YOUR GOAL:
Across the entries below, how many lines contain the word "this"? Give the number alone.

DATA UNDER STUDY:
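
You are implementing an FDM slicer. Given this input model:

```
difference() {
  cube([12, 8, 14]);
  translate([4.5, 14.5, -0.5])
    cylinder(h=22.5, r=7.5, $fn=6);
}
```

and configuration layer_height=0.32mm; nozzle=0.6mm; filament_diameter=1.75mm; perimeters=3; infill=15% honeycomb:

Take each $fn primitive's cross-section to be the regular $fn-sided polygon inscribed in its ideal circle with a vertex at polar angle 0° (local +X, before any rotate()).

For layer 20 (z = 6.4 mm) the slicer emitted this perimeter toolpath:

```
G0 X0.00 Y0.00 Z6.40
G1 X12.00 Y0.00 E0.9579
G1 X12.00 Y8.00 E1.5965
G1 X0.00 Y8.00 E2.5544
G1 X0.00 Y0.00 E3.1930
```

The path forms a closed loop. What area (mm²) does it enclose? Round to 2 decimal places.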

FINISHED EXERCISE:
2